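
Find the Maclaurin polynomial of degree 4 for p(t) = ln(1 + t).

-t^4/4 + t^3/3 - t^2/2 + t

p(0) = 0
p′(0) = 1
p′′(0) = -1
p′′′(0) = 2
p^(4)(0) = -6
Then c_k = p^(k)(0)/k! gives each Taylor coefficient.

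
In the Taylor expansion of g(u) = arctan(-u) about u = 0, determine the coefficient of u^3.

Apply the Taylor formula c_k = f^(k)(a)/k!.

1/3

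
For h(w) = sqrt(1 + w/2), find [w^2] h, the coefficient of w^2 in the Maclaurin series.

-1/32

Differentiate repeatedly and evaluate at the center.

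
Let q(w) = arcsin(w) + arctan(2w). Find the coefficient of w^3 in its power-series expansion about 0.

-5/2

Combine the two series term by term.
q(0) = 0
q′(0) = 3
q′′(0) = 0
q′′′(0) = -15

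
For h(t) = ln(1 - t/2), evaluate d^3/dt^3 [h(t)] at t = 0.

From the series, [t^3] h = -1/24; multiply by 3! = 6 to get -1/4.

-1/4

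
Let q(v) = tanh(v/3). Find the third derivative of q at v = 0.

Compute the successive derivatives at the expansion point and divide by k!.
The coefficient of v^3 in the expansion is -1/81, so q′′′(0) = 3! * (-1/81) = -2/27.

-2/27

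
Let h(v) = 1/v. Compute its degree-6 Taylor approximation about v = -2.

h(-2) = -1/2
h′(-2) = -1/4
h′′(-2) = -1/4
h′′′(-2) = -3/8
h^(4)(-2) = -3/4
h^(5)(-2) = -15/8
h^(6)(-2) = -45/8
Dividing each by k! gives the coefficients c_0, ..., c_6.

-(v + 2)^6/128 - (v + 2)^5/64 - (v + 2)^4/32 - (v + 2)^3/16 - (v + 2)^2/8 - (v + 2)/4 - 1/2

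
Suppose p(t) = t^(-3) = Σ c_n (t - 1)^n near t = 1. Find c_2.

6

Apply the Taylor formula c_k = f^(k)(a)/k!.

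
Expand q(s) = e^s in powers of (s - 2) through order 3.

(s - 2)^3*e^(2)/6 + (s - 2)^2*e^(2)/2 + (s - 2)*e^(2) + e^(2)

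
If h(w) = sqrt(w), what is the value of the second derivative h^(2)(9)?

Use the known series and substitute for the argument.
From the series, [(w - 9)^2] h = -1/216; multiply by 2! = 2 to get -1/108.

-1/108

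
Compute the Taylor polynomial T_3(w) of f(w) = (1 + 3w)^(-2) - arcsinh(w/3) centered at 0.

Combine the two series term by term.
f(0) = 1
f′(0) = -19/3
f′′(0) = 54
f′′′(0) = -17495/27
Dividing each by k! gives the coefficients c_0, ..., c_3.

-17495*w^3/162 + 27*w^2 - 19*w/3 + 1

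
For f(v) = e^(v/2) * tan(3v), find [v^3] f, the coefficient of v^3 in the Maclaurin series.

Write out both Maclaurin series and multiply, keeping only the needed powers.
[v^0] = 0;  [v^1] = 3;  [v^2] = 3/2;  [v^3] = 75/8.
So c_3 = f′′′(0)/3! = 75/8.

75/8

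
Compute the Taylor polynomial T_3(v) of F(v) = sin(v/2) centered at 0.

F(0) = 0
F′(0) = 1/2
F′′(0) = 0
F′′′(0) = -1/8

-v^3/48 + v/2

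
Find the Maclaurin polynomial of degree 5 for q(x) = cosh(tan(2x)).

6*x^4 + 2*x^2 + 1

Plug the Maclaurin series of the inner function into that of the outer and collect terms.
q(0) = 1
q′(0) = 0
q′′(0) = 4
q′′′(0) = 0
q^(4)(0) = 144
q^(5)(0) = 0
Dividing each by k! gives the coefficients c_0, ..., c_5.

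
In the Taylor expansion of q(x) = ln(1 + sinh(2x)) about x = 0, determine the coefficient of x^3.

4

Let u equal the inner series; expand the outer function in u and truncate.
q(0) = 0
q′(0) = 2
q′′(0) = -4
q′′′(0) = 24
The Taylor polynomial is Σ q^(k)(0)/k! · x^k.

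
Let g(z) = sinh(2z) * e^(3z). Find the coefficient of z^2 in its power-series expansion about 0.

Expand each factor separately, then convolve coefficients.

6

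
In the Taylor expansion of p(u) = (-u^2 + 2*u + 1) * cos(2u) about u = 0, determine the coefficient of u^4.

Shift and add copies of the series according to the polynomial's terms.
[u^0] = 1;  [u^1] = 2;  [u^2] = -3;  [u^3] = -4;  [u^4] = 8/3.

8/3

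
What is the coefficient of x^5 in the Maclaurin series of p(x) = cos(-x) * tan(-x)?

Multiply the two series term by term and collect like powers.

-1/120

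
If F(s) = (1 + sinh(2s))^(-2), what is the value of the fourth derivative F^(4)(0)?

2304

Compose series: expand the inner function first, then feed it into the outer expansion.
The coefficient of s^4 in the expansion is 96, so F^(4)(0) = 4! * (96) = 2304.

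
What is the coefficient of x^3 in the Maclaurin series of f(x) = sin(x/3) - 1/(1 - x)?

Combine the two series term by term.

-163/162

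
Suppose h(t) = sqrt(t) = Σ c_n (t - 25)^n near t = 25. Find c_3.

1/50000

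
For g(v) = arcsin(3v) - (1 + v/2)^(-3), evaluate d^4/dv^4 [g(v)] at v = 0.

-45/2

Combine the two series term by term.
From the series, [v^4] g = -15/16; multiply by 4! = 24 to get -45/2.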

What the exercise asks:
Using the listing above, please repeat every entry exactly.

Response area:
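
Find the Maclaurin polynomial of degree 4 for p(t) = ln(1 + t).

-t^4/4 + t^3/3 - t^2/2 + t

p(0) = 0
p′(0) = 1
p′′(0) = -1
p′′′(0) = 2
p^(4)(0) = -6
Then c_k = p^(k)(0)/k! gives each Taylor coefficient.

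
In the Taylor expansion of g(u) = arctan(-u) about u = 0, determine the coefficient of u^3.

Apply the Taylor formula c_k = f^(k)(a)/k!.

1/3

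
For h(w) = sqrt(1 + w/2), find [w^2] h, the coefficient of w^2 in the Maclaurin series.

-1/32

Differentiate repeatedly and evaluate at the center.

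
Let q(w) = arcsin(w) + arctan(2w). Find the coefficient of w^3 in its power-series expansion about 0.

-5/2

Combine the two series term by term.
q(0) = 0
q′(0) = 3
q′′(0) = 0
q′′′(0) = -15

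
For h(t) = ln(1 - t/2), evaluate d^3/dt^3 [h(t)] at t = 0.

From the series, [t^3] h = -1/24; multiply by 3! = 6 to get -1/4.

-1/4

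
Let q(v) = tanh(v/3). Find the third derivative of q at v = 0.

Compute the successive derivatives at the expansion point and divide by k!.
The coefficient of v^3 in the expansion is -1/81, so q′′′(0) = 3! * (-1/81) = -2/27.

-2/27

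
Let h(v) = 1/v. Compute its degree-6 Taylor approximation about v = -2.

h(-2) = -1/2
h′(-2) = -1/4
h′′(-2) = -1/4
h′′′(-2) = -3/8
h^(4)(-2) = -3/4
h^(5)(-2) = -15/8
h^(6)(-2) = -45/8
Dividing each by k! gives the coefficients c_0, ..., c_6.

-(v + 2)^6/128 - (v + 2)^5/64 - (v + 2)^4/32 - (v + 2)^3/16 - (v + 2)^2/8 - (v + 2)/4 - 1/2

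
Suppose p(t) = t^(-3) = Σ c_n (t - 1)^n near t = 1. Find c_2.

6

Apply the Taylor formula c_k = f^(k)(a)/k!.

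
Expand q(s) = e^s in powers of (s - 2) through order 3.

(s - 2)^3*e^(2)/6 + (s - 2)^2*e^(2)/2 + (s - 2)*e^(2) + e^(2)

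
If h(w) = sqrt(w), what is the value of the second derivative h^(2)(9)?

Use the known series and substitute for the argument.
From the series, [(w - 9)^2] h = -1/216; multiply by 2! = 2 to get -1/108.

-1/108

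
Compute the Taylor polynomial T_3(w) of f(w) = (1 + 3w)^(-2) - arcsinh(w/3) centered at 0.

Combine the two series term by term.
f(0) = 1
f′(0) = -19/3
f′′(0) = 54
f′′′(0) = -17495/27
Dividing each by k! gives the coefficients c_0, ..., c_3.

-17495*w^3/162 + 27*w^2 - 19*w/3 + 1

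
For f(v) = e^(v/2) * tan(3v), find [v^3] f, the coefficient of v^3 in the Maclaurin series.

Write out both Maclaurin series and multiply, keeping only the needed powers.
[v^0] = 0;  [v^1] = 3;  [v^2] = 3/2;  [v^3] = 75/8.
So c_3 = f′′′(0)/3! = 75/8.

75/8

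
Compute the Taylor polynomial T_3(v) of F(v) = sin(v/2) centered at 0.

F(0) = 0
F′(0) = 1/2
F′′(0) = 0
F′′′(0) = -1/8

-v^3/48 + v/2

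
Find the Maclaurin polynomial of degree 5 for q(x) = cosh(tan(2x)).

6*x^4 + 2*x^2 + 1

Plug the Maclaurin series of the inner function into that of the outer and collect terms.
q(0) = 1
q′(0) = 0
q′′(0) = 4
q′′′(0) = 0
q^(4)(0) = 144
q^(5)(0) = 0
Dividing each by k! gives the coefficients c_0, ..., c_5.

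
In the Taylor expansion of q(x) = ln(1 + sinh(2x)) about x = 0, determine the coefficient of x^3.

4

Let u equal the inner series; expand the outer function in u and truncate.
q(0) = 0
q′(0) = 2
q′′(0) = -4
q′′′(0) = 24
The Taylor polynomial is Σ q^(k)(0)/k! · x^k.

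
Let g(z) = sinh(2z) * e^(3z). Find the coefficient of z^2 in its power-series expansion about 0.

Expand each factor separately, then convolve coefficients.

6

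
In the Taylor expansion of p(u) = (-u^2 + 2*u + 1) * cos(2u) about u = 0, determine the coefficient of u^4.

Shift and add copies of the series according to the polynomial's terms.
[u^0] = 1;  [u^1] = 2;  [u^2] = -3;  [u^3] = -4;  [u^4] = 8/3.

8/3

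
What is the coefficient of x^5 in the Maclaurin series of p(x) = cos(-x) * tan(-x)?

Multiply the two series term by term and collect like powers.

-1/120

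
If F(s) = (1 + sinh(2s))^(-2), what is the value of the fourth derivative F^(4)(0)?

2304

Compose series: expand the inner function first, then feed it into the outer expansion.
The coefficient of s^4 in the expansion is 96, so F^(4)(0) = 4! * (96) = 2304.

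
What is the coefficient of x^3 in the Maclaurin series of f(x) = sin(x/3) - 1/(1 - x)?

Combine the two series term by term.

-163/162

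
Suppose h(t) = sqrt(t) = Σ c_n (t - 25)^n near t = 25. Find c_3.

1/50000

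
For g(v) = arcsin(3v) - (1 + v/2)^(-3), evaluate d^4/dv^4 [g(v)] at v = 0.

-45/2

Combine the two series term by term.
From the series, [v^4] g = -15/16; multiply by 4! = 24 to get -45/2.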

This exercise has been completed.